**Task material**
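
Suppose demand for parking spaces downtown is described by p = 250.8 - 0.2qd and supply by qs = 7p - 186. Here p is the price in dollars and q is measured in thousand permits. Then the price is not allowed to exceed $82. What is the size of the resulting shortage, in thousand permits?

Rearranging demand gives qd = 1254 - 5p. In a free market, 1254 - 5p = 7p - 186 gives the equilibrium p* = 120, q* = 654.
Because the ceiling (82) lies below the market-clearing price, it is binding.
At p = 82: qd = 1254 - 5·82 = 844 and qs = 7·82 - 186 = 388.
Shortage = qd - qs = 844 - 388 = 456.

456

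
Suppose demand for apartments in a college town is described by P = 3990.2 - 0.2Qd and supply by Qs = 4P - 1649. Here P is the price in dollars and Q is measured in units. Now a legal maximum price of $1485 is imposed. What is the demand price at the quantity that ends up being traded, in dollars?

Rearranging demand gives Qd = 19951 - 5P. In a free market, 19951 - 5P = 4P - 1649 gives the equilibrium P* = 2400, Q* = 7951.
Since 1485 < 2400, the ceiling is binding.
At P = 1485: Qd = 19951 - 5·1485 = 12526 and Qs = 4·1485 - 1649 = 4291.
Only 4291 units reach the market. On the demand curve, the marginal buyer's willingness to pay at Q = 4291 is (19951 - 4291)/5 = 3132.

3132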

**Task brief**
The response must restate every entry word for word.

**Exercise response**
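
Suppose demand for parking spaces downtown is described by p = 250.8 - 0.2qd and supply by qs = 7p - 186. Here p is the price in dollars and q is measured in thousand permits. Then the price is not allowed to exceed $82. What is the size of the resulting shortage, in thousand permits?

Rearranging demand gives qd = 1254 - 5p. In a free market, 1254 - 5p = 7p - 186 gives the equilibrium p* = 120, q* = 654.
Because the ceiling (82) lies below the market-clearing price, it is binding.
At p = 82: qd = 1254 - 5·82 = 844 and qs = 7·82 - 186 = 388.
Shortage = qd - qs = 844 - 388 = 456.

456

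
Suppose demand for apartments in a college town is described by P = 3990.2 - 0.2Qd and supply by Qs = 4P - 1649. Here P is the price in dollars and Q is measured in units. Now a legal maximum price of $1485 is imposed. What is the demand price at the quantity that ends up being traded, in dollars?

Rearranging demand gives Qd = 19951 - 5P. In a free market, 19951 - 5P = 4P - 1649 gives the equilibrium P* = 2400, Q* = 7951.
Since 1485 < 2400, the ceiling is binding.
At P = 1485: Qd = 19951 - 5·1485 = 12526 and Qs = 4·1485 - 1649 = 4291.
Only 4291 units reach the market. On the demand curve, the marginal buyer's willingness to pay at Q = 4291 is (19951 - 4291)/5 = 3132.

3132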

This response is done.